Records from a data source
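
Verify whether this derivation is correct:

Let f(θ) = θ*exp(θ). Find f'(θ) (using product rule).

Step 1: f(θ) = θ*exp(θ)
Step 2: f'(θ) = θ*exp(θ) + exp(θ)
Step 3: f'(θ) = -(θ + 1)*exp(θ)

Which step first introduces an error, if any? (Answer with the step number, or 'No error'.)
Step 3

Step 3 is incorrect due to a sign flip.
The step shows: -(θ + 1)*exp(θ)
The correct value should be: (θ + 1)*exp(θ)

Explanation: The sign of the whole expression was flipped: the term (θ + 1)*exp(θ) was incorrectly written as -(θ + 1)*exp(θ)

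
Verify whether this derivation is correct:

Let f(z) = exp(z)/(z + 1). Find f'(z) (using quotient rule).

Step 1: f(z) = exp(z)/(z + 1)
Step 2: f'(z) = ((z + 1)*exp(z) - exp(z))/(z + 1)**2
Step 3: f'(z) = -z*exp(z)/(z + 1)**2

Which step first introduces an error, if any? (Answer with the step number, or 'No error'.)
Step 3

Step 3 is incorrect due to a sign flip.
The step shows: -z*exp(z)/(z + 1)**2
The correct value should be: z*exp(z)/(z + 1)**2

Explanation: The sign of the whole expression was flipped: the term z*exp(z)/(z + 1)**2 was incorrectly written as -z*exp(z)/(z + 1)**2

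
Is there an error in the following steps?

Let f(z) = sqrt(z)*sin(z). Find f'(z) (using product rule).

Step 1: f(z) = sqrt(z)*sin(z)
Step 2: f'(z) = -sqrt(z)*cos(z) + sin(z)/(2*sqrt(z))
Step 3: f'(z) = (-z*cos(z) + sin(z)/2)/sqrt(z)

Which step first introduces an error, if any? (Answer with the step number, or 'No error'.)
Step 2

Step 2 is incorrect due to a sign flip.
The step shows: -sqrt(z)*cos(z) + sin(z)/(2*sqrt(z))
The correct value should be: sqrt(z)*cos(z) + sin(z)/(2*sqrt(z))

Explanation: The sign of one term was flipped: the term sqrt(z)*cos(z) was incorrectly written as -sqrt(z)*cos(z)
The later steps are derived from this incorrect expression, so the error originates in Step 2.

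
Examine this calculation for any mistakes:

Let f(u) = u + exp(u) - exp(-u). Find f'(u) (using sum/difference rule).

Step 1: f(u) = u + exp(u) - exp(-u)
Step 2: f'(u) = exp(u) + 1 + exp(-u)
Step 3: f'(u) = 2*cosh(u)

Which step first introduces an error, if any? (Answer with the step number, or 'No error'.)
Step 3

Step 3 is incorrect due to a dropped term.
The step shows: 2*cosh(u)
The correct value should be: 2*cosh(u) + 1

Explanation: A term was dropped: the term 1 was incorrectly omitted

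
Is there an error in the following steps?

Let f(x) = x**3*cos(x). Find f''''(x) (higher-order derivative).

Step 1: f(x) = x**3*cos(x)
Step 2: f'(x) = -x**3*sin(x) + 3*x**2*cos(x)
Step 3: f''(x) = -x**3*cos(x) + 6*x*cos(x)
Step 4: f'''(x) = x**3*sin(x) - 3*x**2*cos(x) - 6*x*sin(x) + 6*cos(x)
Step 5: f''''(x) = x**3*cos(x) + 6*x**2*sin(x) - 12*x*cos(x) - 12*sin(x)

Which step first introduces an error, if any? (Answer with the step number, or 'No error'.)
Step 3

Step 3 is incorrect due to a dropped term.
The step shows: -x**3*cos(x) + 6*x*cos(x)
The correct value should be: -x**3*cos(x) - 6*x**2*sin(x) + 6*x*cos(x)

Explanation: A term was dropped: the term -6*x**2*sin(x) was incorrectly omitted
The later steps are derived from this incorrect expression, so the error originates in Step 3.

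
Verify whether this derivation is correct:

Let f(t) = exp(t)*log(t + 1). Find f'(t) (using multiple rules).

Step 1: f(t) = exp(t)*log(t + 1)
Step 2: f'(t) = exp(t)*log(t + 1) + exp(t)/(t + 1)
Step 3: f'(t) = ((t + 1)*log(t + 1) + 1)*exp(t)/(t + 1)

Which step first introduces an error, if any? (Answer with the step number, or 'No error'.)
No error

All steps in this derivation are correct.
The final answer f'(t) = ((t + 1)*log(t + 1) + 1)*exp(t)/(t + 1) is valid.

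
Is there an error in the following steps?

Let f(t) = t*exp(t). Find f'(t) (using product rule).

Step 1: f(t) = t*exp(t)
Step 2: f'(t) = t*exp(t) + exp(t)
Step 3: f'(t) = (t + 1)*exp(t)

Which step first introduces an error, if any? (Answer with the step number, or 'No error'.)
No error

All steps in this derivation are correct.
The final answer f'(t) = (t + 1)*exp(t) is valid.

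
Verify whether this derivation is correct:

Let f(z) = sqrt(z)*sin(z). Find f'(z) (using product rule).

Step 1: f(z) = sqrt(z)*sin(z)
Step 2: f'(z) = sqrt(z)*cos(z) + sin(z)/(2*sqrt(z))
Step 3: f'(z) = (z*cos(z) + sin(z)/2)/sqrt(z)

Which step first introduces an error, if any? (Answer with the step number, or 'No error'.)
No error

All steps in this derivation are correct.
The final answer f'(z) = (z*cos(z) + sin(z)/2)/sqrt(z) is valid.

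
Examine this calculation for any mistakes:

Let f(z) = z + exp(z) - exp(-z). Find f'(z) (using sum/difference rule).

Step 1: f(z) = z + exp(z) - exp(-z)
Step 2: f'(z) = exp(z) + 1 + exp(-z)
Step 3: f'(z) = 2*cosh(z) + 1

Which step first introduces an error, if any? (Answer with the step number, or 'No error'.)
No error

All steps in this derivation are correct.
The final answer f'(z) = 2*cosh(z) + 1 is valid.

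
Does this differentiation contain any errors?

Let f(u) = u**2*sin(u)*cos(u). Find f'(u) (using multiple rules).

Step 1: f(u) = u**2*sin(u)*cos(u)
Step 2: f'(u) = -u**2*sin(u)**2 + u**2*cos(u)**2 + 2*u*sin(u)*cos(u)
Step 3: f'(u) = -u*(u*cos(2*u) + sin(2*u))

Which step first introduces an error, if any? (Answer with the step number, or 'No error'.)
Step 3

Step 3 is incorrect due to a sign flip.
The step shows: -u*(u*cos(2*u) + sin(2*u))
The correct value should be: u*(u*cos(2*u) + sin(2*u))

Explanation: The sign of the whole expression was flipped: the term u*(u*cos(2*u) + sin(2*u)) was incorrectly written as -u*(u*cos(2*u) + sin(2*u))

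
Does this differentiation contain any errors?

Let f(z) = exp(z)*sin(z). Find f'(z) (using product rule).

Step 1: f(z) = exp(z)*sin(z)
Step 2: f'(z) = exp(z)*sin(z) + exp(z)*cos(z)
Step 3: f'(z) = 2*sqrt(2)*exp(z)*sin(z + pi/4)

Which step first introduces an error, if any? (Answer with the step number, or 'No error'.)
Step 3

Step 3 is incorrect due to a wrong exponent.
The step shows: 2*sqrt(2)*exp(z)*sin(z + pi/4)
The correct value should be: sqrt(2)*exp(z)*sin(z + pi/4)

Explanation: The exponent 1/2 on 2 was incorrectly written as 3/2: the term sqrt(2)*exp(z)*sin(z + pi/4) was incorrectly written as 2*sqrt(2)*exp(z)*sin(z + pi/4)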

==

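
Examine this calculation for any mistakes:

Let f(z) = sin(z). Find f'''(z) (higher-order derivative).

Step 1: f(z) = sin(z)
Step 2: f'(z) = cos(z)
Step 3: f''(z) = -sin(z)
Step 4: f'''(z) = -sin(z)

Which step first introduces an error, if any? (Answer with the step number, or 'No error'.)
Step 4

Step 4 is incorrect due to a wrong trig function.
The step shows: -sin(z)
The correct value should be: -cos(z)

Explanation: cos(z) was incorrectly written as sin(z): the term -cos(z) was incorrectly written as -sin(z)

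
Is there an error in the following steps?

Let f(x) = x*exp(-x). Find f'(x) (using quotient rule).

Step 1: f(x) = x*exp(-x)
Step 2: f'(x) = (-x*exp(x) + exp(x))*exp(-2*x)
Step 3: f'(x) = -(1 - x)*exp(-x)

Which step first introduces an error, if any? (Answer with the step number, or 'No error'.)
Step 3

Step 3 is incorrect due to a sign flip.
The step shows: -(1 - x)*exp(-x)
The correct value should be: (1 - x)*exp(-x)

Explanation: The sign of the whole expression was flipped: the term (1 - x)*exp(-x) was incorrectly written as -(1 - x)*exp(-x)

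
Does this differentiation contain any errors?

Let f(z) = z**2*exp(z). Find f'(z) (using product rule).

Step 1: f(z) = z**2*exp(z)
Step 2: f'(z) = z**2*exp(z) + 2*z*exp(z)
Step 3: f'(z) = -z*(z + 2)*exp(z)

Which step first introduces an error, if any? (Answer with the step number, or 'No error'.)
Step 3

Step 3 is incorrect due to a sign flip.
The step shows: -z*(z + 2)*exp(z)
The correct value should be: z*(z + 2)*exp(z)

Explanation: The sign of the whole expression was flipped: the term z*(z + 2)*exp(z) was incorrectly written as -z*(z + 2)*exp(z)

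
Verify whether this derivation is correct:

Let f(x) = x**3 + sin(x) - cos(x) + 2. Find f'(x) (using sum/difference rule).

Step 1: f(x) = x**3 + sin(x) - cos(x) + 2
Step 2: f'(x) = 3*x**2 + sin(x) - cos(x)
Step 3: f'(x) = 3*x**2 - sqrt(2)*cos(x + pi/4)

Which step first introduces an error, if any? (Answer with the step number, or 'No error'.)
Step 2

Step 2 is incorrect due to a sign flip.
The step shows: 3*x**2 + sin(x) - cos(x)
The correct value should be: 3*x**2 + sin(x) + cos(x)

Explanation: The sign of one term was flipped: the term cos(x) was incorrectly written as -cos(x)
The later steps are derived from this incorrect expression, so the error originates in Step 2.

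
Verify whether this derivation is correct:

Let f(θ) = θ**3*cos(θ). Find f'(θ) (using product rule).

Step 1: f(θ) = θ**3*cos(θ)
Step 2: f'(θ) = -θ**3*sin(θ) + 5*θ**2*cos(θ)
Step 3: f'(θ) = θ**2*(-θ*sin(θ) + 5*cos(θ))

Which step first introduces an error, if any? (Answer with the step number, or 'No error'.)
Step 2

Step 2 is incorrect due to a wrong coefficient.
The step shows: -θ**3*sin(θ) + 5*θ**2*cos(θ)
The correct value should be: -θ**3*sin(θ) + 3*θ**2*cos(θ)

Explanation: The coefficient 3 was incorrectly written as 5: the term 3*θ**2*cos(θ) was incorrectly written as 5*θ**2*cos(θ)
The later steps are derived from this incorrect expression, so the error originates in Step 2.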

[REQUIREMENT] All that is wanted is an exact copy of the lines above from the one with "Step 1: f(z) = sin(z)" through the one with "Step 3: f'(x) = -(1 - x)*exp(-x)", with both ends included.

[THE ANSWER]
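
Step 1: f(z) = sin(z)
Step 2: f'(z) = cos(z)
Step 3: f''(z) = -sin(z)
Step 4: f'''(z) = -sin(z)

Which step first introduces an error, if any? (Answer with the step number, or 'No error'.)
Step 4

Step 4 is incorrect due to a wrong trig function.
The step shows: -sin(z)
The correct value should be: -cos(z)

Explanation: cos(z) was incorrectly written as sin(z): the term -cos(z) was incorrectly written as -sin(z)

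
Is there an error in the following steps?

Let f(x) = x*exp(-x). Find f'(x) (using quotient rule).

Step 1: f(x) = x*exp(-x)
Step 2: f'(x) = (-x*exp(x) + exp(x))*exp(-2*x)
Step 3: f'(x) = -(1 - x)*exp(-x)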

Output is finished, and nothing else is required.